TASK TO COMPLETE. The line with "A CMAS reactor with sludge recycle treats effluent", the line with "An activated-sludge plant", and all lines between them in the material below: return these exactly, and no others.

START RECORD SET

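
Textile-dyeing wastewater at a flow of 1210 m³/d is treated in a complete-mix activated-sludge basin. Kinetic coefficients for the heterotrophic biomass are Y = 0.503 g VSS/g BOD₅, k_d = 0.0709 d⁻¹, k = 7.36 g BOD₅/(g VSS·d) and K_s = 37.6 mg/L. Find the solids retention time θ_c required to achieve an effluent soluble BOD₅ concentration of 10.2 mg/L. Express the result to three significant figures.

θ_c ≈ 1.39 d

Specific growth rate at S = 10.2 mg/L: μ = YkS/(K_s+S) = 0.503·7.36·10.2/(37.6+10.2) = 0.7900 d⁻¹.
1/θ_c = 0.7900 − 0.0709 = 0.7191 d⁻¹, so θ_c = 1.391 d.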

END RECORD SET
START RECORD SET

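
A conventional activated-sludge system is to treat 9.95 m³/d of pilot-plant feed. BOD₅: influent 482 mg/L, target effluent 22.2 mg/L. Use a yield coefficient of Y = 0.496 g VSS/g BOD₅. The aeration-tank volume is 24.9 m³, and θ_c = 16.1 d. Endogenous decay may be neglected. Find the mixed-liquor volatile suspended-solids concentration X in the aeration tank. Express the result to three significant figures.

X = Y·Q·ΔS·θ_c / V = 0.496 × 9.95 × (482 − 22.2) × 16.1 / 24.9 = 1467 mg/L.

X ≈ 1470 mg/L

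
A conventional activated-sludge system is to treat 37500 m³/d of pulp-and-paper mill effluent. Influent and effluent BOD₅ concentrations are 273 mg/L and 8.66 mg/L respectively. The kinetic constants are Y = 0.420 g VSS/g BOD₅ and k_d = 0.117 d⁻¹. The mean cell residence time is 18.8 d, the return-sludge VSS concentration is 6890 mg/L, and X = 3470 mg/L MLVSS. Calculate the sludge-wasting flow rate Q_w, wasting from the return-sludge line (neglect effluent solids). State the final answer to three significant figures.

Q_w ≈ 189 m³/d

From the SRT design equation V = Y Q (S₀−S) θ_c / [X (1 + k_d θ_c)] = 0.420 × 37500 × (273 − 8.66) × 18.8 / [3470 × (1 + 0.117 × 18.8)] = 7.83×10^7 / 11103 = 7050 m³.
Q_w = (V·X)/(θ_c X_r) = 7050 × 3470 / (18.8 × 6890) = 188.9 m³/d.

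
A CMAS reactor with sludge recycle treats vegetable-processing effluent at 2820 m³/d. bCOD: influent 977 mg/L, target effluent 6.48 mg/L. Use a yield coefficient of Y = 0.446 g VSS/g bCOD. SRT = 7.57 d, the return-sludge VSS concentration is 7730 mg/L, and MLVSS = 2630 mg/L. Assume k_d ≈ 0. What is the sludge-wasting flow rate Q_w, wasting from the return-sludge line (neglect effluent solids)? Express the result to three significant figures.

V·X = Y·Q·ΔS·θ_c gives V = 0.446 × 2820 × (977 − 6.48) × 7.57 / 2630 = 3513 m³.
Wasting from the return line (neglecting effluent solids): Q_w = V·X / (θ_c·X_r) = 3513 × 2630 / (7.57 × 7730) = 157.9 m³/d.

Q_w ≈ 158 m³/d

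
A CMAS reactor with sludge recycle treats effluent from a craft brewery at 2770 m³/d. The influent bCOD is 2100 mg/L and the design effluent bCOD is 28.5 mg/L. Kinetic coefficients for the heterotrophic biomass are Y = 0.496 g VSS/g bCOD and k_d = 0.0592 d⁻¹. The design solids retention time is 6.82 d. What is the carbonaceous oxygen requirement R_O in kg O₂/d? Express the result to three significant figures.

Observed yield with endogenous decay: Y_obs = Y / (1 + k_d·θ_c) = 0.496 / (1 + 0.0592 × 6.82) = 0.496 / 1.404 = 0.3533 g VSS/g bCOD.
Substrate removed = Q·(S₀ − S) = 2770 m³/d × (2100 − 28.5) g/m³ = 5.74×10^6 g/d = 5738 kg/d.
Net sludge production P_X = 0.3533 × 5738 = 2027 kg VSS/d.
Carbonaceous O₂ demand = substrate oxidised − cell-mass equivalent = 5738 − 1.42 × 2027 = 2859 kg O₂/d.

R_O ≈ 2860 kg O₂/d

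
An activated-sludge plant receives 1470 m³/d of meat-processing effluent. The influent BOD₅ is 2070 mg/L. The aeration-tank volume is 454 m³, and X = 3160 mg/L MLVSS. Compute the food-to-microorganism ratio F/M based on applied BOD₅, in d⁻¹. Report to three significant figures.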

END RECORD SET

SOLUTION TO THIS TASK.
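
A CMAS reactor with sludge recycle treats effluent from a craft brewery at 2770 m³/d. The influent bCOD is 2100 mg/L and the design effluent bCOD is 28.5 mg/L. Kinetic coefficients for the heterotrophic biomass are Y = 0.496 g VSS/g bCOD and k_d = 0.0592 d⁻¹. The design solids retention time is 6.82 d. What is the carbonaceous oxygen requirement R_O in kg O₂/d? Express the result to three significant figures.

Observed yield with endogenous decay: Y_obs = Y / (1 + k_d·θ_c) = 0.496 / (1 + 0.0592 × 6.82) = 0.496 / 1.404 = 0.3533 g VSS/g bCOD.
Substrate removed = Q·(S₀ − S) = 2770 m³/d × (2100 − 28.5) g/m³ = 5.74×10^6 g/d = 5738 kg/d.
Net sludge production P_X = 0.3533 × 5738 = 2027 kg VSS/d.
Carbonaceous O₂ demand = substrate oxidised − cell-mass equivalent = 5738 − 1.42 × 2027 = 2859 kg O₂/d.

R_O ≈ 2860 kg O₂/d

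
An activated-sludge plant receives 1470 m³/d of meat-processing effluent. The influent BOD₅ is 2070 mg/L. The aeration-tank volume is 454 m³, and X = 3160 mg/L MLVSS. Compute the food-to-microorganism ratio F/M based on applied BOD₅, in d⁻¹. Report to three significant figures.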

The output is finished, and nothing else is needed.